▶ Data extract
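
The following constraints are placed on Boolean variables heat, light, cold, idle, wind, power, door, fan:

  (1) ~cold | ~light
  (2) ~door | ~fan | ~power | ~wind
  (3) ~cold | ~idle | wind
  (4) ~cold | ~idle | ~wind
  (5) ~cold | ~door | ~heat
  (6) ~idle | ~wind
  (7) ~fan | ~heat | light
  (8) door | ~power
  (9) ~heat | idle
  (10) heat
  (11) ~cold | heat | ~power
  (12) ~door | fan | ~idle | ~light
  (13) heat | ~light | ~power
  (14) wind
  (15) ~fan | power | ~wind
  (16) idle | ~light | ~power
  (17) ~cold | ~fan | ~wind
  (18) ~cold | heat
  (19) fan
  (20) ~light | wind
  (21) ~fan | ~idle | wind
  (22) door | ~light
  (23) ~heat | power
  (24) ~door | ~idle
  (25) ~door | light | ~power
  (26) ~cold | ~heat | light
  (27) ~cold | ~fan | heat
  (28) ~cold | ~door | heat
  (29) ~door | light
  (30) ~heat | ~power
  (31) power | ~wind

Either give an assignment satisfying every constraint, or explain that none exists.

Case heat = True:
  (~heat | idle) forces idle = True.
  (~idle | ~wind) forces wind = False.
  Clause (wind) is falsified — contradiction.
Case heat = False:
  Clause (heat) is falsified — contradiction.
Both cases fail, so the formula is unsatisfiable.

No satisfying assignment exists.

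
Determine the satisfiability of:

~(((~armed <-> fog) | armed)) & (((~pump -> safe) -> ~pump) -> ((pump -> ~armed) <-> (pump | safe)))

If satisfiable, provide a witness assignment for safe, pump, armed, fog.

safe=T, pump=F, armed=F, fog=F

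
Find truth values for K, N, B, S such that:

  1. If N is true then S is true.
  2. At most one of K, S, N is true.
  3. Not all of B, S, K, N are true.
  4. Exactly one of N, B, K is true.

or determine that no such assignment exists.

K: False, N: False, B: True, S: True

  (1) N=F ⇒ S: vacuous ✓
  (2) {K, S, N}: 1 true — at most one ✓
  (3) {B, S, K, N}: 2/4 true — not all ✓
  (4) {N, B, K}: 1 true — exactly one ✓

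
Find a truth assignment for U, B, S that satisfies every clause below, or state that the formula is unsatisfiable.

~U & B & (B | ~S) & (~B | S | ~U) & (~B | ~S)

Unit clause (~U) forces U = False.
Unit clause (B) forces B = True.
In (~B | ~S) only ~S is left, so S = False.
Check each clause:
  (~U): ~U holds.
  (B): B holds.
  (B | ~S): B holds.
  (~B | S | ~U): ~U holds.
  (~B | ~S): ~S holds.
All clauses satisfied.

U = False, B = True, S = False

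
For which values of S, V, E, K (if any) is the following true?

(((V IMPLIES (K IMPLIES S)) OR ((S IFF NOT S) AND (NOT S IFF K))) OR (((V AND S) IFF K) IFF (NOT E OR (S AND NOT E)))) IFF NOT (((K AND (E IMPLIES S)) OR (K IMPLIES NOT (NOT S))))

S: False, V: True, E: True, K: True

  (((V IMPLIES (K IMPLIES S)) OR ((S IFF NOT S) AND (NOT S IFF K))) OR (((V AND S) IFF K) IFF (NOT E OR (S AND NOT E)))) IFF NOT (((K AND (E IMPLIES S)) OR (K IMPLIES NOT (NOT S)))) = True
    ((V IMPLIES (K IMPLIES S)) OR ((S IFF NOT S) AND (NOT S IFF K))) OR (((V AND S) IFF K) IFF (NOT E OR (S AND NOT E))) = True
      (V IMPLIES (K IMPLIES S)) OR ((S IFF NOT S) AND (NOT S IFF K)) = False
        V IMPLIES (K IMPLIES S) = False
          K IMPLIES S = False
        (S IFF NOT S) AND (NOT S IFF K) = False
          S IFF NOT S = False
            NOT S = True
          NOT S IFF K = True
            NOT S = True
      ((V AND S) IFF K) IFF (NOT E OR (S AND NOT E)) = True
        (V AND S) IFF K = False
          V AND S = False
        NOT E OR (S AND NOT E) = False
          NOT E = False
          S AND NOT E = False
            NOT E = False
    NOT (((K AND (E IMPLIES S)) OR (K IMPLIES NOT (NOT S)))) = True
      (K AND (E IMPLIES S)) OR (K IMPLIES NOT (NOT S)) = False
        K AND (E IMPLIES S) = False
          E IMPLIES S = False
        K IMPLIES NOT (NOT S) = False
          NOT (NOT S) = False
            NOT S = True
The formula evaluates to True.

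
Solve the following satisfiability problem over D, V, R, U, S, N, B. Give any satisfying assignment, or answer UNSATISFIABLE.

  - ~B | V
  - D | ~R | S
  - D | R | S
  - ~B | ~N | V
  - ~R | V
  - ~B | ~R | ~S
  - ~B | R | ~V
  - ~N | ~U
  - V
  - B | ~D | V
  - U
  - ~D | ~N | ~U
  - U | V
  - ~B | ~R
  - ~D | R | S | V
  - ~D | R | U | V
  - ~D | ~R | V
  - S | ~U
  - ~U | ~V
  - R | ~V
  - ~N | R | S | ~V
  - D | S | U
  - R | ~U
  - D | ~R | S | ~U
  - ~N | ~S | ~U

Case V = True:
  (U) forces U = True.
  Clause (~U | ~V) is falsified — contradiction.
Case V = False:
  Clause (V) is falsified — contradiction.
Both cases fail, so the formula is unsatisfiable.

The formula is unsatisfiable.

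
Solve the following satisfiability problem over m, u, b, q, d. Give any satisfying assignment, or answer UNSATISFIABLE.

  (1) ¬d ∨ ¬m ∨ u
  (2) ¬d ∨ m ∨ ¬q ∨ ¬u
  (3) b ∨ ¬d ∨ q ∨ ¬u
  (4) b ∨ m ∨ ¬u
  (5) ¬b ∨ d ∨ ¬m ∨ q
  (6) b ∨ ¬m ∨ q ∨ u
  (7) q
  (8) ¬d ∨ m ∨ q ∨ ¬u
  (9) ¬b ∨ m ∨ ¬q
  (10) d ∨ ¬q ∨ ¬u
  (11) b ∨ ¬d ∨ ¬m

m = True, u = False, b = True, q = True, d = False

Unit clause (q) forces q = True.
Set m = True.
Set u = False.
  then (¬d ∨ ¬m ∨ u) forces d = False.
Set b = True.
All clauses satisfied.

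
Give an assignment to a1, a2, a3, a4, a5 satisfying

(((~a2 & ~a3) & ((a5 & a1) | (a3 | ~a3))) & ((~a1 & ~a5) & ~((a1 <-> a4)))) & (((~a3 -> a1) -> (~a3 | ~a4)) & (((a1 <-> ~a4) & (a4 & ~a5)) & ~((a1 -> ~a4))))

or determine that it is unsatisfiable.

No satisfying assignment exists.

Case a1 = True: the conjunct ~a1 is False.
Case a1 = False: the conjunct ~((a1 -> ~a4)) becomes ~((False -> ~a4)) = False.
Both cases fail — unsatisfiable.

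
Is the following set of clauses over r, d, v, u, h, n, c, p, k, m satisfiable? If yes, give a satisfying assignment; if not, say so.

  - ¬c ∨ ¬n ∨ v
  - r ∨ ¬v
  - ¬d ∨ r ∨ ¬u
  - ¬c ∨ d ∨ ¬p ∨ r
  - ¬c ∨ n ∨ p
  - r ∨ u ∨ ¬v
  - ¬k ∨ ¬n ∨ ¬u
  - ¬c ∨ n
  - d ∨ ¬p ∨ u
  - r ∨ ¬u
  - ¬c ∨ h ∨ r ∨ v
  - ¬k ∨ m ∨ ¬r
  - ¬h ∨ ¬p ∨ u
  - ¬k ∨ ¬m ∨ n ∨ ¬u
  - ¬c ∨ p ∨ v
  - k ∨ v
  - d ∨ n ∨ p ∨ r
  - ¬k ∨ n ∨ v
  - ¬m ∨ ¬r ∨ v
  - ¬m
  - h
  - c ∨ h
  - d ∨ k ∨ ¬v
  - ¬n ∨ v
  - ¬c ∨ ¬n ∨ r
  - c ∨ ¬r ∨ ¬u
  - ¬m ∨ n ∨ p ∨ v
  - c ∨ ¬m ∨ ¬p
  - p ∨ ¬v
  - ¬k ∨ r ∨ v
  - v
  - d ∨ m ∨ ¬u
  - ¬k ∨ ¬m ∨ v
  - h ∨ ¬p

Unit clause (¬m) forces m = False.
Unit clause (h) forces h = True.
Unit clause (v) forces v = True.
In (r ∨ ¬v) only r is left, so r = True.
In (¬k ∨ m ∨ ¬r) only ¬k is left, so k = False.
In (d ∨ k ∨ ¬v) only d is left, so d = True.
In (p ∨ ¬v) only p is left, so p = True.
In (¬h ∨ ¬p ∨ u) only u is left, so u = True.
In (c ∨ ¬r ∨ ¬u) only c is left, so c = True.
In (¬c ∨ n) only n is left, so n = True.
All clauses satisfied.

r=T, d=T, v=T, u=T, h=T, n=T, c=T, p=T, k=F, m=F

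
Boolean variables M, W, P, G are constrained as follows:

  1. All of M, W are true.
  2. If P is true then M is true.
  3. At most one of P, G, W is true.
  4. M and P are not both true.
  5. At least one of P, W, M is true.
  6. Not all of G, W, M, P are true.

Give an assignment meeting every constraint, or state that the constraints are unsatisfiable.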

▶ Work item
Please give an exact copy of the lines above, beginning with the line containing "(23) ~heat | power" and running through the line containing "For which values", and of no other lines.

▶ Exercise output
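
  (23) ~heat | power
  (24) ~door | ~idle
  (25) ~door | light | ~power
  (26) ~cold | ~heat | light
  (27) ~cold | ~fan | heat
  (28) ~cold | ~door | heat
  (29) ~door | light
  (30) ~heat | ~power
  (31) power | ~wind

Either give an assignment satisfying every constraint, or explain that none exists.

Case heat = True:
  (~heat | idle) forces idle = True.
  (~idle | ~wind) forces wind = False.
  Clause (wind) is falsified — contradiction.
Case heat = False:
  Clause (heat) is falsified — contradiction.
Both cases fail, so the formula is unsatisfiable.

No satisfying assignment exists.

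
Determine the satisfiability of:

~(((~armed <-> fog) | armed)) & (((~pump -> safe) -> ~pump) -> ((pump -> ~armed) <-> (pump | safe)))

If satisfiable, provide a witness assignment for safe, pump, armed, fog.

safe=T, pump=F, armed=F, fog=F

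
Find truth values for K, N, B, S such that:

  1. If N is true then S is true.
  2. At most one of K, S, N is true.
  3. Not all of B, S, K, N are true.
  4. Exactly one of N, B, K is true.

or determine that no such assignment exists.

K: False, N: False, B: True, S: True

  (1) N=F ⇒ S: vacuous ✓
  (2) {K, S, N}: 1 true — at most one ✓
  (3) {B, S, K, N}: 2/4 true — not all ✓
  (4) {N, B, K}: 1 true — exactly one ✓

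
Find a truth assignment for U, B, S that satisfies every clause below, or state that the formula is unsatisfiable.

~U & B & (B | ~S) & (~B | S | ~U) & (~B | ~S)

Unit clause (~U) forces U = False.
Unit clause (B) forces B = True.
In (~B | ~S) only ~S is left, so S = False.
Check each clause:
  (~U): ~U holds.
  (B): B holds.
  (B | ~S): B holds.
  (~B | S | ~U): ~U holds.
  (~B | ~S): ~S holds.
All clauses satisfied.

U = False, B = True, S = False

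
For which values of S, V, E, K (if any) is the following true?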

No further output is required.